Entries provided START

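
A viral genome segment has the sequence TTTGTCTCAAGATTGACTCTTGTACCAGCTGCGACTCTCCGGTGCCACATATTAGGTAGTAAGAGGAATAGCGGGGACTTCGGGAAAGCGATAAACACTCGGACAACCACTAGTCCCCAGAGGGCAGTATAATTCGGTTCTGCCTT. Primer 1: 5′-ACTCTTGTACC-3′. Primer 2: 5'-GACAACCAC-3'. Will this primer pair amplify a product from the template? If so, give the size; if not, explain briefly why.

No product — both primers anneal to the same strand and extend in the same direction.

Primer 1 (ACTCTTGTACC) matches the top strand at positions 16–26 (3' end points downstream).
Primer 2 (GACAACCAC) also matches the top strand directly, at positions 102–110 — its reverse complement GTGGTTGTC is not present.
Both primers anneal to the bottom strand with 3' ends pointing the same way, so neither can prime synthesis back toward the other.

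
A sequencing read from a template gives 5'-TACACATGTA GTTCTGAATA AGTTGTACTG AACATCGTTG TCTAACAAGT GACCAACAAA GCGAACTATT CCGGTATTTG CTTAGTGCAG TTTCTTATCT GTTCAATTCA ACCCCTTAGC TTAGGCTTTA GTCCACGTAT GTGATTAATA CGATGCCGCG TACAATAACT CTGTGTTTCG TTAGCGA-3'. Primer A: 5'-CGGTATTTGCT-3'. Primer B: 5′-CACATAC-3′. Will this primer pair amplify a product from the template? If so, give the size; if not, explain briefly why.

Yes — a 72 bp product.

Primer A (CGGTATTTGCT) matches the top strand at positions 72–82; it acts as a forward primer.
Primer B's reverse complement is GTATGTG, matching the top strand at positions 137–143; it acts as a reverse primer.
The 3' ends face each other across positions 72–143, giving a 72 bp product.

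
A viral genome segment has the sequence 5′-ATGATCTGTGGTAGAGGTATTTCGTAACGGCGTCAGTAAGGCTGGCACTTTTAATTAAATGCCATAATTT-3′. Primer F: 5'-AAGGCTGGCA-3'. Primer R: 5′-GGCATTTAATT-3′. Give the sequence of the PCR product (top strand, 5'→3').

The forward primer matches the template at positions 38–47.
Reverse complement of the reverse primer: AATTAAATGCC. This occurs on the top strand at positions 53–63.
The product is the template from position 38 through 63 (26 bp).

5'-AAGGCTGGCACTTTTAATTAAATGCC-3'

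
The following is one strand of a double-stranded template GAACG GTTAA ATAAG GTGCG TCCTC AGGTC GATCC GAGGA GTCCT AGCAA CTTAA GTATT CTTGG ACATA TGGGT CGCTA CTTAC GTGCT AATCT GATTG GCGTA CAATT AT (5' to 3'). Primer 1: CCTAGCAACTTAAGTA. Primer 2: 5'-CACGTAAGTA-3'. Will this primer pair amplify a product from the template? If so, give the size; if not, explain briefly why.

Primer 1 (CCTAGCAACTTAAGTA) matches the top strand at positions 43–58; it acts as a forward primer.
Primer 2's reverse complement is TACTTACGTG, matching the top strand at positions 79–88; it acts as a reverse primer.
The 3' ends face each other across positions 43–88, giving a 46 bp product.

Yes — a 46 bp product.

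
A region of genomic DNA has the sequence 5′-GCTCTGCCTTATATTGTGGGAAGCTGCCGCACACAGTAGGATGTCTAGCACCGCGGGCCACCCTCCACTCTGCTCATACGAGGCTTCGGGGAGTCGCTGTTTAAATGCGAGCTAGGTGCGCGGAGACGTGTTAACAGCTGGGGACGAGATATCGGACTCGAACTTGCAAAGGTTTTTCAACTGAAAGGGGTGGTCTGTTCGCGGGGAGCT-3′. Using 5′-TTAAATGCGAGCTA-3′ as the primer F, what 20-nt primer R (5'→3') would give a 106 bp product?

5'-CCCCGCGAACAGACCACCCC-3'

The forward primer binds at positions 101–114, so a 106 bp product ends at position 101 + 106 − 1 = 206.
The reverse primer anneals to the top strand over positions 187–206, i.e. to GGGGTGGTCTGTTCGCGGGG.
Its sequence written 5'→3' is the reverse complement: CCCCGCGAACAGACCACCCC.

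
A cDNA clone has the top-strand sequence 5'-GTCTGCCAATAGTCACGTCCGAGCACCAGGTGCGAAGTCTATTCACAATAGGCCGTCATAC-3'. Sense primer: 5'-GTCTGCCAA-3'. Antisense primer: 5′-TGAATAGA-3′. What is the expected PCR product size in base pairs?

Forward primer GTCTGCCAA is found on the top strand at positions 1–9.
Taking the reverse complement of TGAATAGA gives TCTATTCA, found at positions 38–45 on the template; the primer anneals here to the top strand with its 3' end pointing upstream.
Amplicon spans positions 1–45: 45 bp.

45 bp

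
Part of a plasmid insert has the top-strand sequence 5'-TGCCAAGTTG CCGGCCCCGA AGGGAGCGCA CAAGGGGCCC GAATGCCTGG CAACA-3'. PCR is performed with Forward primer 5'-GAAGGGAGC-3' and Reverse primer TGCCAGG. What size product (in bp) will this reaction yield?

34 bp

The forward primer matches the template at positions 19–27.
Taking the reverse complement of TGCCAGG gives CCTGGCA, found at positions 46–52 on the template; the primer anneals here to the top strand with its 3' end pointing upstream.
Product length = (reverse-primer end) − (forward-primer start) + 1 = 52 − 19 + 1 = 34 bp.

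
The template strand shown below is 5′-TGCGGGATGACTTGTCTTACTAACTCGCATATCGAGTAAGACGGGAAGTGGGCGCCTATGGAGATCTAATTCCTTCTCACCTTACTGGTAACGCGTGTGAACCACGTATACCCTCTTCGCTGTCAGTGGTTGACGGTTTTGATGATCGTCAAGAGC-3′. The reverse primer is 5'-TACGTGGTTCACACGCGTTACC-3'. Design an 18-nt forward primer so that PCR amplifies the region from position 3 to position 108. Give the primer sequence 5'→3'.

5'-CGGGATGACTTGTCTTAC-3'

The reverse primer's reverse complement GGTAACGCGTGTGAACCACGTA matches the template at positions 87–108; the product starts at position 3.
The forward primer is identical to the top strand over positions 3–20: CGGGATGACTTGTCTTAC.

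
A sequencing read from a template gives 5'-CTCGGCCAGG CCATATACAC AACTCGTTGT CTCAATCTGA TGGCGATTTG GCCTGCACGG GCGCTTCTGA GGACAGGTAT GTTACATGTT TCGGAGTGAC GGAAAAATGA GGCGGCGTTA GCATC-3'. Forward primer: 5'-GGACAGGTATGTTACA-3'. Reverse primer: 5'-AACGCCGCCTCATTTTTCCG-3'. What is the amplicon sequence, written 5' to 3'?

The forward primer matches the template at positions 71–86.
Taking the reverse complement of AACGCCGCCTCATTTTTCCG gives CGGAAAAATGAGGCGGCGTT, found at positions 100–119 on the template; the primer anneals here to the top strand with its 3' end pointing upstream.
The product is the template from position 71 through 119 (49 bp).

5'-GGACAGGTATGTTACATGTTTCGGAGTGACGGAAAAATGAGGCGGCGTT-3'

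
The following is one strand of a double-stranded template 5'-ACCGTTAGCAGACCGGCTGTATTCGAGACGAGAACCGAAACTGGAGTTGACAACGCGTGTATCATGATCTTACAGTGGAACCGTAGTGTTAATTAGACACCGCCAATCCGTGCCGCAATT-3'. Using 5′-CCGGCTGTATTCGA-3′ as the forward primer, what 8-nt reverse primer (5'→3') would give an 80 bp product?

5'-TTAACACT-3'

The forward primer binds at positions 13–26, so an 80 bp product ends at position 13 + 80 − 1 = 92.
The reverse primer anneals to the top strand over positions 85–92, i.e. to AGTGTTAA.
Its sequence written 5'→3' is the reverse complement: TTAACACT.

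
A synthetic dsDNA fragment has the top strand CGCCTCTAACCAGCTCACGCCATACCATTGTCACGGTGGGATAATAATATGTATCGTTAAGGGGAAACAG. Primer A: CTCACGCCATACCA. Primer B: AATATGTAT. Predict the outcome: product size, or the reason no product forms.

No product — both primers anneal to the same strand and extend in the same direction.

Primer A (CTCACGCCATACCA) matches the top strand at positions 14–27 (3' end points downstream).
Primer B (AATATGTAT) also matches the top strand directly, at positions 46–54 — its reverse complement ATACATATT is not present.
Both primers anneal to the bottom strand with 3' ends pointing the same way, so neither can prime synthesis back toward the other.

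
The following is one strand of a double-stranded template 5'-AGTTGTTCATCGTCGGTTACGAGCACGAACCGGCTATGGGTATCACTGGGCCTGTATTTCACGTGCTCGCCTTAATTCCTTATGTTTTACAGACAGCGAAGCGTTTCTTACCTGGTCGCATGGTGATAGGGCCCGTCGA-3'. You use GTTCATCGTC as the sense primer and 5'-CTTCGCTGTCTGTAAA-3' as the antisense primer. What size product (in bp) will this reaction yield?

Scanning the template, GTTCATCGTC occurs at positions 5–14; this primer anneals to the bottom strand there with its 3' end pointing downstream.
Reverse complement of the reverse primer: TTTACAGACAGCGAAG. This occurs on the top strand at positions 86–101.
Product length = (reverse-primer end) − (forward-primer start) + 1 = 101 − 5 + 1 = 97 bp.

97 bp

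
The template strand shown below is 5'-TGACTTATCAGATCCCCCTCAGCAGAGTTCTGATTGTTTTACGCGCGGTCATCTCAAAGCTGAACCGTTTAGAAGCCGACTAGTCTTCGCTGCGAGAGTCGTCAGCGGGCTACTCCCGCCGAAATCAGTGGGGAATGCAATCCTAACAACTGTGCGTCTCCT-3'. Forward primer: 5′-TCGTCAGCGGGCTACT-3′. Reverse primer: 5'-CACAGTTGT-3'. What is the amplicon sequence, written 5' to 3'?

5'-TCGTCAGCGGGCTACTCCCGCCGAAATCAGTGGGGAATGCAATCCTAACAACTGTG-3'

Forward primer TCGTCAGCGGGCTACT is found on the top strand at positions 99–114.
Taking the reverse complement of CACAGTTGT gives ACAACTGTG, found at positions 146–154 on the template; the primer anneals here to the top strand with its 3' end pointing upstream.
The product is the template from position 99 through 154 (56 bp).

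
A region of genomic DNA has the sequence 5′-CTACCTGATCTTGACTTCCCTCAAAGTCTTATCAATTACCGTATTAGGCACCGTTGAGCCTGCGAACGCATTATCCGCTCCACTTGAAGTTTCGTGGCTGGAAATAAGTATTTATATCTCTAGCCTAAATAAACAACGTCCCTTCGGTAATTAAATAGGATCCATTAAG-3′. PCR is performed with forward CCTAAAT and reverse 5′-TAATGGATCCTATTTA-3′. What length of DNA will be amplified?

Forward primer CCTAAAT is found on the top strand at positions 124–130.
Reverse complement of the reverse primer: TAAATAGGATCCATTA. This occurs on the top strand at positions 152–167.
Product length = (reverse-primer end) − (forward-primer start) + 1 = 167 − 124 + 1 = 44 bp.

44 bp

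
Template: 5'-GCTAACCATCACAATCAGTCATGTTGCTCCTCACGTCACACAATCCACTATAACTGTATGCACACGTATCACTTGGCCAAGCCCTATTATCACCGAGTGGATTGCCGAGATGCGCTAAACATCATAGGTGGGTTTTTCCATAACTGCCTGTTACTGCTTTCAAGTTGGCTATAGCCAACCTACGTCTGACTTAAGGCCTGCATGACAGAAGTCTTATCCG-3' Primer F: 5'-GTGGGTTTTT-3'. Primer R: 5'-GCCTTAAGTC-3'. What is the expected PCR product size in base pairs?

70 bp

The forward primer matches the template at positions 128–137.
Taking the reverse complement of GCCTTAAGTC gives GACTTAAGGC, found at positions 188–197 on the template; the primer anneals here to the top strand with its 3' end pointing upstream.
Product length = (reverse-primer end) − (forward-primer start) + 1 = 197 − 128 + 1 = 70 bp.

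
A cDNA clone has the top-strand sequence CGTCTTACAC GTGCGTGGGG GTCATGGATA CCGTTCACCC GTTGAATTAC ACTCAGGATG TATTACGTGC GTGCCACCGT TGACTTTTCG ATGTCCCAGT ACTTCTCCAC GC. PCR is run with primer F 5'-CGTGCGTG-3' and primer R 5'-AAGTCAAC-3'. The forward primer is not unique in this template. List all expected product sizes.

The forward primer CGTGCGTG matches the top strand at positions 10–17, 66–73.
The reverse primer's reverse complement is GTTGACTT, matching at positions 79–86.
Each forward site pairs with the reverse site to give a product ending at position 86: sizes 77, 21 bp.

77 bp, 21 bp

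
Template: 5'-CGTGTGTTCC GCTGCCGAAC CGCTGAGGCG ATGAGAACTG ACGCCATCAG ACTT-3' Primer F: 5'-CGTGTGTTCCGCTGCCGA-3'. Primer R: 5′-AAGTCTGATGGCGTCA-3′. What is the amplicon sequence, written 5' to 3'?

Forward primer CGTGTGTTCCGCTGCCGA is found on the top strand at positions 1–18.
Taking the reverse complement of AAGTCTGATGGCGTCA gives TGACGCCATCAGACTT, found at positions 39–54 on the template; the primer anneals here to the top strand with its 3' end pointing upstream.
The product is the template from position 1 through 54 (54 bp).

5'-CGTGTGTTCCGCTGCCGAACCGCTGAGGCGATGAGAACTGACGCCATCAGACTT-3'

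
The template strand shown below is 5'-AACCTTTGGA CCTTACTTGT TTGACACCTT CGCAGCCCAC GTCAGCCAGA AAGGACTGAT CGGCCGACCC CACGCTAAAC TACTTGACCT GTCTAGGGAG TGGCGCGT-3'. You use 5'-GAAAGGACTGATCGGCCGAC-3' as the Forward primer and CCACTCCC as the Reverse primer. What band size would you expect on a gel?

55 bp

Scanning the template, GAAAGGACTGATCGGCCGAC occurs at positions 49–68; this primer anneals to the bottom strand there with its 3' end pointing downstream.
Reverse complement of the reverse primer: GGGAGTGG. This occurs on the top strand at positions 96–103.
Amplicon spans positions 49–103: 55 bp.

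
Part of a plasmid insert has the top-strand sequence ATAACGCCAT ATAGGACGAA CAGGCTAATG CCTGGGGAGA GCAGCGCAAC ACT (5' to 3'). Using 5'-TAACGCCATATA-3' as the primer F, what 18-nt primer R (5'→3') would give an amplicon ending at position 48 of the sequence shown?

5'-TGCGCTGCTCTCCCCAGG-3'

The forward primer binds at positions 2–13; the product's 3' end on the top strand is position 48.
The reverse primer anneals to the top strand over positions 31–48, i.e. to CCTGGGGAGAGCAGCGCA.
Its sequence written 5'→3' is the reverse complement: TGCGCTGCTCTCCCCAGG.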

Entries provided END

▸ Exercise directions
Write out exactly the lines from the line holding "The template strand shown below is 5'-AACCTTTGGA" through the last line of the data, and nothing besides those lines.

▸ Response for this exercise
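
The template strand shown below is 5'-AACCTTTGGA CCTTACTTGT TTGACACCTT CGCAGCCCAC GTCAGCCAGA AAGGACTGAT CGGCCGACCC CACGCTAAAC TACTTGACCT GTCTAGGGAG TGGCGCGT-3'. You use 5'-GAAAGGACTGATCGGCCGAC-3' as the Forward primer and CCACTCCC as the Reverse primer. What band size would you expect on a gel?

55 bp

Scanning the template, GAAAGGACTGATCGGCCGAC occurs at positions 49–68; this primer anneals to the bottom strand there with its 3' end pointing downstream.
Reverse complement of the reverse primer: GGGAGTGG. This occurs on the top strand at positions 96–103.
Amplicon spans positions 49–103: 55 bp.

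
Part of a plasmid insert has the top-strand sequence ATAACGCCAT ATAGGACGAA CAGGCTAATG CCTGGGGAGA GCAGCGCAAC ACT (5' to 3'). Using 5'-TAACGCCATATA-3' as the primer F, what 18-nt primer R (5'→3') would give an amplicon ending at position 48 of the sequence shown?

5'-TGCGCTGCTCTCCCCAGG-3'

The forward primer binds at positions 2–13; the product's 3' end on the top strand is position 48.
The reverse primer anneals to the top strand over positions 31–48, i.e. to CCTGGGGAGAGCAGCGCA.
Its sequence written 5'→3' is the reverse complement: TGCGCTGCTCTCCCCAGG.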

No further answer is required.